## What the task requires
Below is the data. Give it again, complete and exact.

## Information shown
______________________________

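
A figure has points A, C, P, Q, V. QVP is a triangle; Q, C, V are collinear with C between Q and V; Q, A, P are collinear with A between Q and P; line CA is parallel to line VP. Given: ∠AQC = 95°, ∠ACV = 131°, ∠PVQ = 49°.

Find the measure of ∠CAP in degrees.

1. ∠ACQ = 49°  [linear pair at C on QV]
2. ∠CAQ = 36°  [△QCA]
3. ∠CAP = 144°  [linear pair at A on QP]

∠CAP = 144°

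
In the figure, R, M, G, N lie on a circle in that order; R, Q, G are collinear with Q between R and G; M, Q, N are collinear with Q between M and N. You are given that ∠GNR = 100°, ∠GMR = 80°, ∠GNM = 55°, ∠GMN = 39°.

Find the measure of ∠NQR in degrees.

∠NQR = 96°

1. ∠GRM = 55°  [same arc MG]
2. ∠GRN = 39°  [same arc GN]
3. ∠MGR = 45°  [△RMG]
4. ∠MNR = 45°  [same arc RM]
5. ∠NQR = 96°  [△RQN]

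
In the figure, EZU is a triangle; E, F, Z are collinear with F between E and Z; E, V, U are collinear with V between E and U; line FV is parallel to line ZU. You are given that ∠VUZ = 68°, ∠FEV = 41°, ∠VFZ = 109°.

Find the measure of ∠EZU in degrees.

1. ∠EUZ = 68°  [V on ray UE]
2. ∠UEZ = 41°  [F on EZ, V on EU]
3. ∠EZU = 71°  [△EZU]

∠EZU = 71°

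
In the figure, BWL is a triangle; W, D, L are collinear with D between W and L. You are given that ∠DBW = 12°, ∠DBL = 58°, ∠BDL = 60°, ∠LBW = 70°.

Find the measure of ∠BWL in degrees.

1. ∠BLD = 62°  [△BDL]
2. ∠BLW = 62°  [D on ray LW]
3. ∠BWL = 48°  [△BWL]

∠BWL = 48°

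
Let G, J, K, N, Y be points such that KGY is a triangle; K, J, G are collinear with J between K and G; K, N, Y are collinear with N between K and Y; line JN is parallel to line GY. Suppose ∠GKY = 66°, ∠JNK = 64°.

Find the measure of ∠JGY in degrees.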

______________________________

## Answer box
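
A figure has points A, C, P, Q, V. QVP is a triangle; Q, C, V are collinear with C between Q and V; Q, A, P are collinear with A between Q and P; line CA is parallel to line VP. Given: ∠AQC = 95°, ∠ACV = 131°, ∠PVQ = 49°.

Find the measure of ∠CAP in degrees.

1. ∠ACQ = 49°  [linear pair at C on QV]
2. ∠CAQ = 36°  [△QCA]
3. ∠CAP = 144°  [linear pair at A on QP]

∠CAP = 144°

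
In the figure, R, M, G, N lie on a circle in that order; R, Q, G are collinear with Q between R and G; M, Q, N are collinear with Q between M and N. You are given that ∠GNR = 100°, ∠GMR = 80°, ∠GNM = 55°, ∠GMN = 39°.

Find the measure of ∠NQR in degrees.

∠NQR = 96°

1. ∠GRM = 55°  [same arc MG]
2. ∠GRN = 39°  [same arc GN]
3. ∠MGR = 45°  [△RMG]
4. ∠MNR = 45°  [same arc RM]
5. ∠NQR = 96°  [△RQN]

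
In the figure, EZU is a triangle; E, F, Z are collinear with F between E and Z; E, V, U are collinear with V between E and U; line FV is parallel to line ZU. You are given that ∠VUZ = 68°, ∠FEV = 41°, ∠VFZ = 109°.

Find the measure of ∠EZU in degrees.

1. ∠EUZ = 68°  [V on ray UE]
2. ∠UEZ = 41°  [F on EZ, V on EU]
3. ∠EZU = 71°  [△EZU]

∠EZU = 71°

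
In the figure, BWL is a triangle; W, D, L are collinear with D between W and L. You are given that ∠DBW = 12°, ∠DBL = 58°, ∠BDL = 60°, ∠LBW = 70°.

Find the measure of ∠BWL in degrees.

1. ∠BLD = 62°  [△BDL]
2. ∠BLW = 62°  [D on ray LW]
3. ∠BWL = 48°  [△BWL]

∠BWL = 48°

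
Let G, J, K, N, Y be points such that KGY is a triangle; K, J, G are collinear with J between K and G; K, N, Y are collinear with N between K and Y; line JN is parallel to line GY. Suppose ∠GKY = 66°, ∠JNK = 64°.

Find the measure of ∠JGY in degrees.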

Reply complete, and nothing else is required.